ASSIGNMENT:
Within the records below, find each line with the word "Silica" and copy it out.

<<<<

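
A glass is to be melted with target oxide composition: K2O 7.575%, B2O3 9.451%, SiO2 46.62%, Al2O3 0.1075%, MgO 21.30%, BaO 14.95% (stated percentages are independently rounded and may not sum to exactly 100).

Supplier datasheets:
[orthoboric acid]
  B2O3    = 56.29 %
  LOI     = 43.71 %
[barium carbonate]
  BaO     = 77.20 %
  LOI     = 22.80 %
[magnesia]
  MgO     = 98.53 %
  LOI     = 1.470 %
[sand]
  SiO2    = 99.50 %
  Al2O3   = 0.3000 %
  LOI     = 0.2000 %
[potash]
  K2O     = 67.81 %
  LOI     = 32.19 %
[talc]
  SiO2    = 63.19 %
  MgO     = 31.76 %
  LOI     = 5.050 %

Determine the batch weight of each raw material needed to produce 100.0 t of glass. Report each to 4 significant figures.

Batch per 100.0 t glass:
  orthoboric acid: 16.79 t
  barium carbonate: 19.37 t
  magnesia: 16.02 t
  sand: 35.83 t
  potash: 11.17 t
  talc: 17.35 t
Total batch = 116.5 t; LOI loss = 16.53 t; yield = 85.81%

Intermediates are shown rounded off to 4 significant digits in the working — the whole derivation holds exact precision through every step — exactly one rounding goes into every reported result. Derived quantities, which include the totals, glass mass, yield, the six compositions, ignition loss, are re-derived in exact precision, as given in the problem or the answer, using the weight values for 100.0 t of glass.
Oxide-by-oxide targets in 100.0 t glass:
  K2O: 7.575% × 100.0 = 7.575 t
  B2O3: 9.451% × 100.0 = 9.451 t
  SiO2: 46.62% × 100.0 = 46.62 t
  Al2O3: 0.1075% × 100.0 = 0.1075 t
  MgO: 21.30% × 100.0 = 21.30 t
  BaO: 14.95% × 100.0 = 14.95 t
Mass-balance tally per oxide working from each reported weight, versus the basis set out (sums match the target masses once rounding is allowed for):
  K2O: 11.17·0.6781 = 7.574 t (target 7.575 t)
  B2O3: 16.79·0.5629 = 9.451 t (target 9.451 t)
  SiO2: 35.83·0.9950 + 17.35·0.6319 = 46.61 t (target 46.62 t)
  Al2O3: 35.83·0.003000 = 0.1075 t (target 0.1075 t)
  MgO: 16.02·0.9853 + 17.35·0.3176 = 21.29 t (target 21.30 t)
  BaO: 19.37·0.7720 = 14.95 t (target 14.95 t)
Glass mass check: batch total minus LOI = 100.0 t (the targets, summed, come to 100.0 t; the stated basis being 100.0 t — deltas are rounding alone).
Adding the batch up: Σ batch = 116.5 t; Σ batch·LOI gives LOI loss = 16.53 t; yield = glass ÷ total batch = 85.81%.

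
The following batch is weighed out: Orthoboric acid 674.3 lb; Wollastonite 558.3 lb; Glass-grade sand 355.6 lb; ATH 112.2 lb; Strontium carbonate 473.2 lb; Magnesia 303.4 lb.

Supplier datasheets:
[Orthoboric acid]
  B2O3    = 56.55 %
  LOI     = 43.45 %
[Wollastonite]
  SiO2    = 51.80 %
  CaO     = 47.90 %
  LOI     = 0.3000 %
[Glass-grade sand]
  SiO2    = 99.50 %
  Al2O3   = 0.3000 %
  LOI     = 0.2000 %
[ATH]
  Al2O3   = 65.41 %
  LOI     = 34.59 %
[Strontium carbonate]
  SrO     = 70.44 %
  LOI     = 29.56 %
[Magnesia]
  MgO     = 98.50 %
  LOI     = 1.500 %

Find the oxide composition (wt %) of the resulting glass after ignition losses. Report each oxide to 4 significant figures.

Glass mass = 1998 lb (batch 2477 − LOI 478.6).
Composition: MgO 14.95%, B2O3 19.08%, SiO2 32.18%, CaO 13.38%, Al2O3 3.726%, SrO 16.68%

All arithmetic keeps exact precision from start to finish; mid-chain values are printed, rounded to four significant figures, between the steps — a single rounding finalizes each reported number — derived quantities (net glass mass, six oxide percentages, ignition loss, the yield, totals) are recomputed from the weighed amounts at 1998 lb of glass in exact precision, as set out in the problem or the answer.
Oxide masses out of the charge:
  MgO: 303.4·0.9850 = 298.8 lb
  B2O3: 674.3·0.5655 = 381.3 lb
  SiO2: 558.3·0.5180 + 355.6·0.9950 = 643.0 lb
  CaO: 558.3·0.4790 = 267.4 lb
  Al2O3: 355.6·0.003000 + 112.2·0.6541 = 74.46 lb
  SrO: 473.2·0.7044 = 333.3 lb
LOI: 674.3·0.4345 + 558.3·0.003000 + 355.6·0.002000 + 112.2·0.3459 + 473.2·0.2956 + 303.4·0.01500 = 478.6 lb
The glass mass, total less LOI, = 2477 − 478.6 = 1998 lb (= the summed oxide contributions)
wt %: oxide over glass, times 100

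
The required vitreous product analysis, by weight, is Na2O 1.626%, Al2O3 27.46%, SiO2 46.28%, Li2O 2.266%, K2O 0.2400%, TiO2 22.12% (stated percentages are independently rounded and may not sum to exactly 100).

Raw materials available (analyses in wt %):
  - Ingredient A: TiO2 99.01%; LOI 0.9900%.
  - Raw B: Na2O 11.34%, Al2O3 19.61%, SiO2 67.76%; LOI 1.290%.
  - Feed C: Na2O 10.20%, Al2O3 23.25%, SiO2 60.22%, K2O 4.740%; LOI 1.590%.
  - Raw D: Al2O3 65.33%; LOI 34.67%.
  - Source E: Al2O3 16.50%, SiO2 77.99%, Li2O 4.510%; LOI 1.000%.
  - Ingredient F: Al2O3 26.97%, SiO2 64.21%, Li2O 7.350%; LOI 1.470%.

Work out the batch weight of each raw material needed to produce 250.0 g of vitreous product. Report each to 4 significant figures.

Each numeric step maintains full precision in every operation. In-progress results are shown (rounded to four significant digits) alongside each step. Each reported figure is rounded once only — all derived quantities (six oxide percentages, net glass mass, the yield, ignition loss, totals) are carried in exact precision starting from the weights on 250.0 g of glass, as written in question or answer.
Oxide mass targets, per 250.0 g vitreous product:
  Na2O: 1.626% × 250.0 = 4.065 g
  Al2O3: 27.46% × 250.0 = 68.65 g
  SiO2: 46.28% × 250.0 = 115.7 g
  Li2O: 2.266% × 250.0 = 5.665 g
  K2O: 0.2400% × 250.0 = 0.6000 g
  TiO2: 22.12% × 250.0 = 55.30 g
Oxide-by-oxide audit given the weights on record, per the basis as stated (delivered sums recover each target given rounding of the digits):
  Na2O: 24.46·0.1134 + 12.66·0.1020 = 4.065 g (target 4.065 g)
  Al2O3: 24.46·0.1961 + 12.66·0.2325 + 61.50·0.6533 + 108.9·0.1650 + 10.27·0.2697 = 68.66 g (target 68.65 g)
  SiO2: 24.46·0.6776 + 12.66·0.6022 + 108.9·0.7799 + 10.27·0.6421 = 115.7 g (target 115.7 g)
  Li2O: 108.9·0.04510 + 10.27·0.07350 = 5.666 g (target 5.665 g)
  K2O: 12.66·0.04740 = 0.6001 g (target 0.6000 g)
  TiO2: 55.85·0.9901 = 55.30 g (target 55.30 g)
Glass-mass bookkeeping: batch Σ − ignition loss = 250.0 g (the targets, summed, come to 250.0 g; the stated basis being 250.0 g — a pure rounding effect).
Batch grand total — Σ batch = 273.6 g; the LOI term Σ batch·LOI equals 23.63 g; yield = glass ÷ total batch = 91.36%.

Batch per 250.0 g vitreous product:
  Ingredient A: 55.85 g
  Raw B: 24.46 g
  Feed C: 12.66 g
  Raw D: 61.50 g
  Source E: 108.9 g
  Ingredient F: 10.27 g
Total batch = 273.6 g; LOI loss = 23.63 g; yield = 91.36%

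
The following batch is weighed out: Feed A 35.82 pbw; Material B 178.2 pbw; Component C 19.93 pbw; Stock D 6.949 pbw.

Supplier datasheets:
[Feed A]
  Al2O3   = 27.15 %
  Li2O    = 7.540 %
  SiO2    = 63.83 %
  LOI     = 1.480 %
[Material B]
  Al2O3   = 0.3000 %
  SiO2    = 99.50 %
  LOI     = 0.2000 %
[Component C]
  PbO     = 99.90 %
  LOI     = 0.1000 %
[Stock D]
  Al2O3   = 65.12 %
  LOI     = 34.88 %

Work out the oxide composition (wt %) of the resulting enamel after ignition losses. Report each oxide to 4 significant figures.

Glass mass = 237.6 pbw (batch 240.9 − LOI 3.330).
Composition: PbO 8.381%, Al2O3 6.223%, Li2O 1.137%, SiO2 84.26%

Each numeric step holds exact precision in all steps. Values along the way are printed, rounded to 4 significant figures, between the steps — every reported number is rounded just once — derived quantities (totals, the four compositions, the yield, net glass mass, LOI) are rebuilt at full float precision using the weight values at 237.6 pbw of glass, as given in the problem or the answer.
Oxide-by-oxide delivered mass:
  PbO: 19.93·0.9990 = 19.91 pbw
  Al2O3: 35.82·0.2715 + 178.2·0.003000 + 6.949·0.6512 = 14.78 pbw
  Li2O: 35.82·0.07540 = 2.701 pbw
  SiO2: 35.82·0.6383 + 178.2·0.9950 = 200.2 pbw
LOI: 35.82·0.01480 + 178.2·0.002000 + 19.93·0.001000 + 6.949·0.3488 = 3.330 pbw
Net of LOI, the glass mass = 240.9 − 3.330 = 237.6 pbw (consistent with Σ oxide mass)
percent by weight: oxide/glass ×100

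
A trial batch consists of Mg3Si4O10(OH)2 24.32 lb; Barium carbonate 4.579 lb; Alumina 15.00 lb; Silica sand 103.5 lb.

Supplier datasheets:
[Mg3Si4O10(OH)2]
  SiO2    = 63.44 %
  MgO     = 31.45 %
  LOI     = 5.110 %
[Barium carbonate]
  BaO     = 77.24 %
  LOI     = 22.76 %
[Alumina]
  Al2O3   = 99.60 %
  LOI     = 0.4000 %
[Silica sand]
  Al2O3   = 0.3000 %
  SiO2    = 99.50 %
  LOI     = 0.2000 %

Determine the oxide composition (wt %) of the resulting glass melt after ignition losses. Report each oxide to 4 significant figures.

The intermediate values are printed, rounded to four significant digits, as written. All arithmetic keeps full precision in every operation — every reported number is rounded just once — all derived quantities, which include LOI, yield, net glass mass, totals, four oxide percentages, are recomputed at full float precision, precisely as stated by the question or the answer, starting from the weights per 144.8 lb of glass.
Oxide masses out of the charge:
  Al2O3: 15.00·0.9960 + 103.5·0.003000 = 15.25 lb
  BaO: 4.579·0.7724 = 3.537 lb
  SiO2: 24.32·0.6344 + 103.5·0.9950 = 118.4 lb
  MgO: 24.32·0.3145 = 7.649 lb
LOI: 24.32·0.05110 + 4.579·0.2276 + 15.00·0.004000 + 103.5·0.002000 = 2.552 lb
Resulting glass, batch − LOI: 147.4 − 2.552 = 144.8 lb (= Σ oxide masses)
wt % = 100 × oxide mass / glass mass

Glass mass = 144.8 lb (batch 147.4 − LOI 2.552).
Composition: Al2O3 10.53%, BaO 2.442%, SiO2 81.75%, MgO 5.280%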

>>>>

FINISHED EXERCISE:
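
A trial batch consists of Mg3Si4O10(OH)2 24.32 lb; Barium carbonate 4.579 lb; Alumina 15.00 lb; Silica sand 103.5 lb.
[Silica sand]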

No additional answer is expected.